## Goal of the exercise
Copy each entry exactly, leaving nothing out.

## Items from a dataset

━━━━━━

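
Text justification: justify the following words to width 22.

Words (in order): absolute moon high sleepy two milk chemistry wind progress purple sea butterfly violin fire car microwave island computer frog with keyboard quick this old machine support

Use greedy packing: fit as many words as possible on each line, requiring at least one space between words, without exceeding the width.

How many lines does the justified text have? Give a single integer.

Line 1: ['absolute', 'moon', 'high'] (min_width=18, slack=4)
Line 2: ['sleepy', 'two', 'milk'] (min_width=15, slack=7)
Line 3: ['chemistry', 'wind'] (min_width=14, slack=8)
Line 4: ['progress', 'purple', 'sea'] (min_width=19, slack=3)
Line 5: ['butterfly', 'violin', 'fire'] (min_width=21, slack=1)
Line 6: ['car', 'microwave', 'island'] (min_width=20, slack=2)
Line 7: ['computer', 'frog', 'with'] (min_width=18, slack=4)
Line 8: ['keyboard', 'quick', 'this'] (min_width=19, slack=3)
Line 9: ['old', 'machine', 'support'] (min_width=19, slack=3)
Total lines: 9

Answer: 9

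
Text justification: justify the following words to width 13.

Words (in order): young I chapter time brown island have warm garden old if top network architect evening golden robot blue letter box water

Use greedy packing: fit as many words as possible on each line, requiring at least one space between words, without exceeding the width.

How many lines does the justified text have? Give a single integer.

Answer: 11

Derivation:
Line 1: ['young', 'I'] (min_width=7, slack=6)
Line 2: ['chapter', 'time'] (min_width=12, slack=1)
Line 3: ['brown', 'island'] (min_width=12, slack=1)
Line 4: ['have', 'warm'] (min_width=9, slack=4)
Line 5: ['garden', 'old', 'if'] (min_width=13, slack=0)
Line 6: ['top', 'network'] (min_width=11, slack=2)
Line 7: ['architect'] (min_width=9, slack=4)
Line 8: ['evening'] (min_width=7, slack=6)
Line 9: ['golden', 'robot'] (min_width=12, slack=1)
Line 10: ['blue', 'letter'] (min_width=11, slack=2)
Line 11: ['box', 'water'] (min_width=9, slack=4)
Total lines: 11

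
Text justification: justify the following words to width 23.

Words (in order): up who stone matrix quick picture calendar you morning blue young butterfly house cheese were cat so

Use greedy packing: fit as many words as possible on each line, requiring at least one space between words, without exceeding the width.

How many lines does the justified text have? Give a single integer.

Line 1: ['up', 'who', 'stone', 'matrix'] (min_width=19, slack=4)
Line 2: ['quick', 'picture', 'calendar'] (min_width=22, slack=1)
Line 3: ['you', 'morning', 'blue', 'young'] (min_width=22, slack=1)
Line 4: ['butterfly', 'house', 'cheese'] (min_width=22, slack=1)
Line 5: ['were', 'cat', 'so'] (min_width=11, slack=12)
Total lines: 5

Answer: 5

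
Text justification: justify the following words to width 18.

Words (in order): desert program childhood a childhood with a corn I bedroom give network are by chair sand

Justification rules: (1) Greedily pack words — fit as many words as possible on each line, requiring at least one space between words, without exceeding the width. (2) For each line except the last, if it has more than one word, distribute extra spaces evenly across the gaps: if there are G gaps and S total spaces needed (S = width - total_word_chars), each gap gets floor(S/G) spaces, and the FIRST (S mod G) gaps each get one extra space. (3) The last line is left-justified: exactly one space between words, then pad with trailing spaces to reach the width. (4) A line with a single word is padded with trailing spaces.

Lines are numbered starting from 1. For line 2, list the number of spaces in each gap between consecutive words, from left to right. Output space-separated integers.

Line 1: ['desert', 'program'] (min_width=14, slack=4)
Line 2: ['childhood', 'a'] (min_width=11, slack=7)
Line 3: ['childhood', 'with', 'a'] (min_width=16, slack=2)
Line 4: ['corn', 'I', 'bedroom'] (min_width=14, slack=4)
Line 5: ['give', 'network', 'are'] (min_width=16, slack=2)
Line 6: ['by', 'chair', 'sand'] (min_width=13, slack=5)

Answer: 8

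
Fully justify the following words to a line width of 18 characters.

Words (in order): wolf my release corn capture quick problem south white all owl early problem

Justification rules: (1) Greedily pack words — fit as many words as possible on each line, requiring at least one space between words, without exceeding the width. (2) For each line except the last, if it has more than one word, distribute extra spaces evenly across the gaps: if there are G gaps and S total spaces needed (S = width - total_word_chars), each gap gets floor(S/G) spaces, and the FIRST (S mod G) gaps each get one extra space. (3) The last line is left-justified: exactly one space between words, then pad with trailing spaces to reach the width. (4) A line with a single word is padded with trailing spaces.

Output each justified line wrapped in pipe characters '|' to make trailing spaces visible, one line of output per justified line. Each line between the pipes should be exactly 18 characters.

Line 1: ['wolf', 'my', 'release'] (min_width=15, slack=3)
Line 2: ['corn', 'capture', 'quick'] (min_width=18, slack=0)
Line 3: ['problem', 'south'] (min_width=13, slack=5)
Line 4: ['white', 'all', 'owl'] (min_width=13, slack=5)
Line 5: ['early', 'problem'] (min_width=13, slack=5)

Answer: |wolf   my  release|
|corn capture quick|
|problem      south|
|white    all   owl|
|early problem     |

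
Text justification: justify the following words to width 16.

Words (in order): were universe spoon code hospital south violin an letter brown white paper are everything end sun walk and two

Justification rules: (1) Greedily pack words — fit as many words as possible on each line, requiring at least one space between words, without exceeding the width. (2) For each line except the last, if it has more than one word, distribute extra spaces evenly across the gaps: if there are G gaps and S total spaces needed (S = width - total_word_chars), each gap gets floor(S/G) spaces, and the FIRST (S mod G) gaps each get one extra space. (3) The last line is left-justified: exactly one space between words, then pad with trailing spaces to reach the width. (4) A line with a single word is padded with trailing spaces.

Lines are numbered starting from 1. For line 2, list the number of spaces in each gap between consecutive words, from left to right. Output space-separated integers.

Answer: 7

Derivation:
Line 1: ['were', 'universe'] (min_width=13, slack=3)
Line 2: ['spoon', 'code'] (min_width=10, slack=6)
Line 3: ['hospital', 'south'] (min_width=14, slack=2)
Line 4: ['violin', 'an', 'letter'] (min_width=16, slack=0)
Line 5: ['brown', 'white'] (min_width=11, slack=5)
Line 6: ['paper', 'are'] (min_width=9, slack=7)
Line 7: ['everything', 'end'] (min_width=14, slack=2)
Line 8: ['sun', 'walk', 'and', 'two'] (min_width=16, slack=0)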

━━━━━━

## Response
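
Text justification: justify the following words to width 22.

Words (in order): absolute moon high sleepy two milk chemistry wind progress purple sea butterfly violin fire car microwave island computer frog with keyboard quick this old machine support

Use greedy packing: fit as many words as possible on each line, requiring at least one space between words, without exceeding the width.

How many lines does the justified text have? Give a single integer.

Line 1: ['absolute', 'moon', 'high'] (min_width=18, slack=4)
Line 2: ['sleepy', 'two', 'milk'] (min_width=15, slack=7)
Line 3: ['chemistry', 'wind'] (min_width=14, slack=8)
Line 4: ['progress', 'purple', 'sea'] (min_width=19, slack=3)
Line 5: ['butterfly', 'violin', 'fire'] (min_width=21, slack=1)
Line 6: ['car', 'microwave', 'island'] (min_width=20, slack=2)
Line 7: ['computer', 'frog', 'with'] (min_width=18, slack=4)
Line 8: ['keyboard', 'quick', 'this'] (min_width=19, slack=3)
Line 9: ['old', 'machine', 'support'] (min_width=19, slack=3)
Total lines: 9

Answer: 9

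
Text justification: justify the following words to width 13.

Words (in order): young I chapter time brown island have warm garden old if top network architect evening golden robot blue letter box water

Use greedy packing: fit as many words as possible on each line, requiring at least one space between words, without exceeding the width.

How many lines does the justified text have? Give a single integer.

Answer: 11

Derivation:
Line 1: ['young', 'I'] (min_width=7, slack=6)
Line 2: ['chapter', 'time'] (min_width=12, slack=1)
Line 3: ['brown', 'island'] (min_width=12, slack=1)
Line 4: ['have', 'warm'] (min_width=9, slack=4)
Line 5: ['garden', 'old', 'if'] (min_width=13, slack=0)
Line 6: ['top', 'network'] (min_width=11, slack=2)
Line 7: ['architect'] (min_width=9, slack=4)
Line 8: ['evening'] (min_width=7, slack=6)
Line 9: ['golden', 'robot'] (min_width=12, slack=1)
Line 10: ['blue', 'letter'] (min_width=11, slack=2)
Line 11: ['box', 'water'] (min_width=9, slack=4)
Total lines: 11

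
Text justification: justify the following words to width 23.

Words (in order): up who stone matrix quick picture calendar you morning blue young butterfly house cheese were cat so

Use greedy packing: fit as many words as possible on each line, requiring at least one space between words, without exceeding the width.

How many lines does the justified text have? Give a single integer.

Line 1: ['up', 'who', 'stone', 'matrix'] (min_width=19, slack=4)
Line 2: ['quick', 'picture', 'calendar'] (min_width=22, slack=1)
Line 3: ['you', 'morning', 'blue', 'young'] (min_width=22, slack=1)
Line 4: ['butterfly', 'house', 'cheese'] (min_width=22, slack=1)
Line 5: ['were', 'cat', 'so'] (min_width=11, slack=12)
Total lines: 5

Answer: 5

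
Text justification: justify the following words to width 18.

Words (in order): desert program childhood a childhood with a corn I bedroom give network are by chair sand

Justification rules: (1) Greedily pack words — fit as many words as possible on each line, requiring at least one space between words, without exceeding the width. (2) For each line except the last, if it has more than one word, distribute extra spaces evenly across the gaps: if there are G gaps and S total spaces needed (S = width - total_word_chars), each gap gets floor(S/G) spaces, and the FIRST (S mod G) gaps each get one extra space. (3) The last line is left-justified: exactly one space between words, then pad with trailing spaces to reach the width. (4) A line with a single word is padded with trailing spaces.

Lines are numbered starting from 1. For line 2, list the number of spaces in each gap between consecutive words, from left to right. Output space-separated integers.

Line 1: ['desert', 'program'] (min_width=14, slack=4)
Line 2: ['childhood', 'a'] (min_width=11, slack=7)
Line 3: ['childhood', 'with', 'a'] (min_width=16, slack=2)
Line 4: ['corn', 'I', 'bedroom'] (min_width=14, slack=4)
Line 5: ['give', 'network', 'are'] (min_width=16, slack=2)
Line 6: ['by', 'chair', 'sand'] (min_width=13, slack=5)

Answer: 8

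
Fully justify the following words to a line width of 18 characters.

Words (in order): wolf my release corn capture quick problem south white all owl early problem

Justification rules: (1) Greedily pack words — fit as many words as possible on each line, requiring at least one space between words, without exceeding the width. (2) For each line except the last, if it has more than one word, distribute extra spaces evenly across the gaps: if there are G gaps and S total spaces needed (S = width - total_word_chars), each gap gets floor(S/G) spaces, and the FIRST (S mod G) gaps each get one extra space. (3) The last line is left-justified: exactly one space between words, then pad with trailing spaces to reach the width. (4) A line with a single word is padded with trailing spaces.

Output each justified line wrapped in pipe characters '|' to make trailing spaces visible, one line of output per justified line. Each line between the pipes should be exactly 18 characters.

Line 1: ['wolf', 'my', 'release'] (min_width=15, slack=3)
Line 2: ['corn', 'capture', 'quick'] (min_width=18, slack=0)
Line 3: ['problem', 'south'] (min_width=13, slack=5)
Line 4: ['white', 'all', 'owl'] (min_width=13, slack=5)
Line 5: ['early', 'problem'] (min_width=13, slack=5)

Answer: |wolf   my  release|
|corn capture quick|
|problem      south|
|white    all   owl|
|early problem     |

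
Text justification: justify the following words to width 16.

Words (in order): were universe spoon code hospital south violin an letter brown white paper are everything end sun walk and two

Justification rules: (1) Greedily pack words — fit as many words as possible on each line, requiring at least one space between words, without exceeding the width. (2) For each line except the last, if it has more than one word, distribute extra spaces evenly across the gaps: if there are G gaps and S total spaces needed (S = width - total_word_chars), each gap gets floor(S/G) spaces, and the FIRST (S mod G) gaps each get one extra space. (3) The last line is left-justified: exactly one space between words, then pad with trailing spaces to reach the width. (4) A line with a single word is padded with trailing spaces.

Lines are numbered starting from 1. For line 2, list the number of spaces in each gap between consecutive words, from left to right. Output space-separated integers.

Answer: 7

Derivation:
Line 1: ['were', 'universe'] (min_width=13, slack=3)
Line 2: ['spoon', 'code'] (min_width=10, slack=6)
Line 3: ['hospital', 'south'] (min_width=14, slack=2)
Line 4: ['violin', 'an', 'letter'] (min_width=16, slack=0)
Line 5: ['brown', 'white'] (min_width=11, slack=5)
Line 6: ['paper', 'are'] (min_width=9, slack=7)
Line 7: ['everything', 'end'] (min_width=14, slack=2)
Line 8: ['sun', 'walk', 'and', 'two'] (min_width=16, slack=0)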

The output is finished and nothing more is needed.